=== Section Start ===

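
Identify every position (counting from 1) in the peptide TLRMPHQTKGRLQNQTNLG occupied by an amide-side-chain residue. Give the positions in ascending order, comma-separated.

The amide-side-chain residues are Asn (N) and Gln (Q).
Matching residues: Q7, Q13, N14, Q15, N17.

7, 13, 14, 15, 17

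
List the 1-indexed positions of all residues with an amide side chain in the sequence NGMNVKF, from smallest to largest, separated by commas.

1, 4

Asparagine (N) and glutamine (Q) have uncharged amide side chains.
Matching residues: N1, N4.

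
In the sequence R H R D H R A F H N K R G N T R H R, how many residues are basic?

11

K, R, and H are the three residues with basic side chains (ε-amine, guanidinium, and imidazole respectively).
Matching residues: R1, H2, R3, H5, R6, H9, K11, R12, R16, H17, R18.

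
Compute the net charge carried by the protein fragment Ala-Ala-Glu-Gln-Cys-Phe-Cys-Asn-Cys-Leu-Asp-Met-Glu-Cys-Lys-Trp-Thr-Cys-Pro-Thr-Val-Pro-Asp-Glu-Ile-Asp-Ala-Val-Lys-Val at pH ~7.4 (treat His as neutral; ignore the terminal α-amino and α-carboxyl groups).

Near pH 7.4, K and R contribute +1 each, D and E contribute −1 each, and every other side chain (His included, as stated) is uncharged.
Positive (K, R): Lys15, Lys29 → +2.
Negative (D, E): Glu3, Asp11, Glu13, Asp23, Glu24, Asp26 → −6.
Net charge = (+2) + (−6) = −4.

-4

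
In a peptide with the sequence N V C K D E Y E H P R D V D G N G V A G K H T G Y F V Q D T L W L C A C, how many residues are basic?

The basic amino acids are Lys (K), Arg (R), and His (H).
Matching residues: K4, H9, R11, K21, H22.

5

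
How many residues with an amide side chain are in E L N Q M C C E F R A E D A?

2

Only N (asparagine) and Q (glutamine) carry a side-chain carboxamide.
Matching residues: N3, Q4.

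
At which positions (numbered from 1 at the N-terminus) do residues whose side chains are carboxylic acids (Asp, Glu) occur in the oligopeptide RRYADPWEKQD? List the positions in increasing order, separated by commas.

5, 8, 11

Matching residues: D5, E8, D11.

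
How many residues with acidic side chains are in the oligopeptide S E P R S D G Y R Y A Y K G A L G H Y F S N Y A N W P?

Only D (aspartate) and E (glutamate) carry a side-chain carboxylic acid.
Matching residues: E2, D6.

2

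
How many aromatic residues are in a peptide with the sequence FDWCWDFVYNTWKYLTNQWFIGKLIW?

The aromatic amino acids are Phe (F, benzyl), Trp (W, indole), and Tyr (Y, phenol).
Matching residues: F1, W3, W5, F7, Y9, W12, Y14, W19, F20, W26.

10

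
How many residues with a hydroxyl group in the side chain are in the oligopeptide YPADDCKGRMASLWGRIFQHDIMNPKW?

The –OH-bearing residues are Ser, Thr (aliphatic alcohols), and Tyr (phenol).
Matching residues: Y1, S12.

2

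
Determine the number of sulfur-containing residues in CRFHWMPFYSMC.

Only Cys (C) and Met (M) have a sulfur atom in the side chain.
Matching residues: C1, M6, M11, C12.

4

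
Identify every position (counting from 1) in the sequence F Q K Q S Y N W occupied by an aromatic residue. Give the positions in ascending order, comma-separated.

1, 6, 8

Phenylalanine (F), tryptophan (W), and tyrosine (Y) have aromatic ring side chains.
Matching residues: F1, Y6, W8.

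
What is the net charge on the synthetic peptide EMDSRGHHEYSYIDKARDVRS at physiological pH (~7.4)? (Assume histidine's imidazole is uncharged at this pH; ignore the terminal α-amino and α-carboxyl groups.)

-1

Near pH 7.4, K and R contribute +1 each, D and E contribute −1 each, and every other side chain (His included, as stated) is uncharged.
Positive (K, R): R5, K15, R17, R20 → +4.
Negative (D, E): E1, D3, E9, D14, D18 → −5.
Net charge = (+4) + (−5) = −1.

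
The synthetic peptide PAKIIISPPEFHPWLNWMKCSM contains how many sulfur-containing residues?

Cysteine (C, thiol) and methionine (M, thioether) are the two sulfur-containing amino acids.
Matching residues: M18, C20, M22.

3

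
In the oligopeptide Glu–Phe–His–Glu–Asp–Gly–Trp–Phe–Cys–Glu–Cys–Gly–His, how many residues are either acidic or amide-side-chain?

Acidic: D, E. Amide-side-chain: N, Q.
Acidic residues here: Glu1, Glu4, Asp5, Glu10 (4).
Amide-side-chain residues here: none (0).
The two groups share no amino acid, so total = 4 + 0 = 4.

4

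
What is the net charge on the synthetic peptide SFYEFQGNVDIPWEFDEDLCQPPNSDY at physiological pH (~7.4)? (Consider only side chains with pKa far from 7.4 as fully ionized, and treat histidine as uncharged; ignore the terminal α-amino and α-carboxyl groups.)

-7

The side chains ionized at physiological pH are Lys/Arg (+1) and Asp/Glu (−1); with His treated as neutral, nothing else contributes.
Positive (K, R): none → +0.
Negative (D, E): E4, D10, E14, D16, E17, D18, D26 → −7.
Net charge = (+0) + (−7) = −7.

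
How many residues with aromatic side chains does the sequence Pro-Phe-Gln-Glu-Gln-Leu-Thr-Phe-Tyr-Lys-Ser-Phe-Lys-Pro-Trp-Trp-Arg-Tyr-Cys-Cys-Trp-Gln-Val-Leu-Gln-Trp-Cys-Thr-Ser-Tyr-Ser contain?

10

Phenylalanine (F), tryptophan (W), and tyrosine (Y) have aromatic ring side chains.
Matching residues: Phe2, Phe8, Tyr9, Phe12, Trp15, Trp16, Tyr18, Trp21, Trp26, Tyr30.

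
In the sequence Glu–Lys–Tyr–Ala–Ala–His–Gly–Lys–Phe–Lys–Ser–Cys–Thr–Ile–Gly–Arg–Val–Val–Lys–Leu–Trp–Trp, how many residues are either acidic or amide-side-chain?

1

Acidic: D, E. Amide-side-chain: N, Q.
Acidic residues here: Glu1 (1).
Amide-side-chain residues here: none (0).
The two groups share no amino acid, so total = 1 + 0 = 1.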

=== Section End ===

Preserving every character, copy the records above out again.

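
Identify every position (counting from 1) in the peptide TLRMPHQTKGRLQNQTNLG occupied by an amide-side-chain residue. Give the positions in ascending order, comma-separated.

The amide-side-chain residues are Asn (N) and Gln (Q).
Matching residues: Q7, Q13, N14, Q15, N17.

7, 13, 14, 15, 17

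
List the 1-indexed positions of all residues with an amide side chain in the sequence NGMNVKF, from smallest to largest, separated by commas.

1, 4

Asparagine (N) and glutamine (Q) have uncharged amide side chains.
Matching residues: N1, N4.

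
In the sequence R H R D H R A F H N K R G N T R H R, how many residues are basic?

11

K, R, and H are the three residues with basic side chains (ε-amine, guanidinium, and imidazole respectively).
Matching residues: R1, H2, R3, H5, R6, H9, K11, R12, R16, H17, R18.

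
Compute the net charge carried by the protein fragment Ala-Ala-Glu-Gln-Cys-Phe-Cys-Asn-Cys-Leu-Asp-Met-Glu-Cys-Lys-Trp-Thr-Cys-Pro-Thr-Val-Pro-Asp-Glu-Ile-Asp-Ala-Val-Lys-Val at pH ~7.4 (treat His as neutral; ignore the terminal α-amino and α-carboxyl groups).

Near pH 7.4, K and R contribute +1 each, D and E contribute −1 each, and every other side chain (His included, as stated) is uncharged.
Positive (K, R): Lys15, Lys29 → +2.
Negative (D, E): Glu3, Asp11, Glu13, Asp23, Glu24, Asp26 → −6.
Net charge = (+2) + (−6) = −4.

-4

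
In a peptide with the sequence N V C K D E Y E H P R D V D G N G V A G K H T G Y F V Q D T L W L C A C, how many residues are basic?

The basic amino acids are Lys (K), Arg (R), and His (H).
Matching residues: K4, H9, R11, K21, H22.

5

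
How many residues with an amide side chain are in E L N Q M C C E F R A E D A?

2

Only N (asparagine) and Q (glutamine) carry a side-chain carboxamide.
Matching residues: N3, Q4.

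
At which positions (numbered from 1 at the N-terminus) do residues whose side chains are carboxylic acids (Asp, Glu) occur in the oligopeptide RRYADPWEKQD? List the positions in increasing order, separated by commas.

5, 8, 11

Matching residues: D5, E8, D11.

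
How many residues with acidic side chains are in the oligopeptide S E P R S D G Y R Y A Y K G A L G H Y F S N Y A N W P?

Only D (aspartate) and E (glutamate) carry a side-chain carboxylic acid.
Matching residues: E2, D6.

2

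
How many aromatic residues are in a peptide with the sequence FDWCWDFVYNTWKYLTNQWFIGKLIW?

The aromatic amino acids are Phe (F, benzyl), Trp (W, indole), and Tyr (Y, phenol).
Matching residues: F1, W3, W5, F7, Y9, W12, Y14, W19, F20, W26.

10

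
How many residues with a hydroxyl group in the side chain are in the oligopeptide YPADDCKGRMASLWGRIFQHDIMNPKW?

The –OH-bearing residues are Ser, Thr (aliphatic alcohols), and Tyr (phenol).
Matching residues: Y1, S12.

2

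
Determine the number of sulfur-containing residues in CRFHWMPFYSMC.

Only Cys (C) and Met (M) have a sulfur atom in the side chain.
Matching residues: C1, M6, M11, C12.

4

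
Identify every position (counting from 1) in the sequence F Q K Q S Y N W occupied by an aromatic residue. Give the positions in ascending order, comma-separated.

1, 6, 8

Phenylalanine (F), tryptophan (W), and tyrosine (Y) have aromatic ring side chains.
Matching residues: F1, Y6, W8.

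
What is the net charge on the synthetic peptide EMDSRGHHEYSYIDKARDVRS at physiological pH (~7.4)? (Assume histidine's imidazole is uncharged at this pH; ignore the terminal α-amino and α-carboxyl groups.)

-1

Near pH 7.4, K and R contribute +1 each, D and E contribute −1 each, and every other side chain (His included, as stated) is uncharged.
Positive (K, R): R5, K15, R17, R20 → +4.
Negative (D, E): E1, D3, E9, D14, D18 → −5.
Net charge = (+4) + (−5) = −1.

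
The synthetic peptide PAKIIISPPEFHPWLNWMKCSM contains how many sulfur-containing residues?

Cysteine (C, thiol) and methionine (M, thioether) are the two sulfur-containing amino acids.
Matching residues: M18, C20, M22.

3

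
In the oligopeptide Glu–Phe–His–Glu–Asp–Gly–Trp–Phe–Cys–Glu–Cys–Gly–His, how many residues are either acidic or amide-side-chain?

Acidic: D, E. Amide-side-chain: N, Q.
Acidic residues here: Glu1, Glu4, Asp5, Glu10 (4).
Amide-side-chain residues here: none (0).
The two groups share no amino acid, so total = 4 + 0 = 4.

4

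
What is the net charge on the synthetic peptide SFYEFQGNVDIPWEFDEDLCQPPNSDY at physiological pH (~7.4)? (Consider only side chains with pKa far from 7.4 as fully ionized, and treat histidine as uncharged; ignore the terminal α-amino and α-carboxyl groups.)

-7

The side chains ionized at physiological pH are Lys/Arg (+1) and Asp/Glu (−1); with His treated as neutral, nothing else contributes.
Positive (K, R): none → +0.
Negative (D, E): E4, D10, E14, D16, E17, D18, D26 → −7.
Net charge = (+0) + (−7) = −7.

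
How many residues with aromatic side chains does the sequence Pro-Phe-Gln-Glu-Gln-Leu-Thr-Phe-Tyr-Lys-Ser-Phe-Lys-Pro-Trp-Trp-Arg-Tyr-Cys-Cys-Trp-Gln-Val-Leu-Gln-Trp-Cys-Thr-Ser-Tyr-Ser contain?

10

Phenylalanine (F), tryptophan (W), and tyrosine (Y) have aromatic ring side chains.
Matching residues: Phe2, Phe8, Tyr9, Phe12, Trp15, Trp16, Tyr18, Trp21, Trp26, Tyr30.

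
In the sequence Glu–Lys–Tyr–Ala–Ala–His–Gly–Lys–Phe–Lys–Ser–Cys–Thr–Ile–Gly–Arg–Val–Val–Lys–Leu–Trp–Trp, how many residues are either acidic or amide-side-chain?

1

Acidic: D, E. Amide-side-chain: N, Q.
Acidic residues here: Glu1 (1).
Amide-side-chain residues here: none (0).
The two groups share no amino acid, so total = 1 + 0 = 1.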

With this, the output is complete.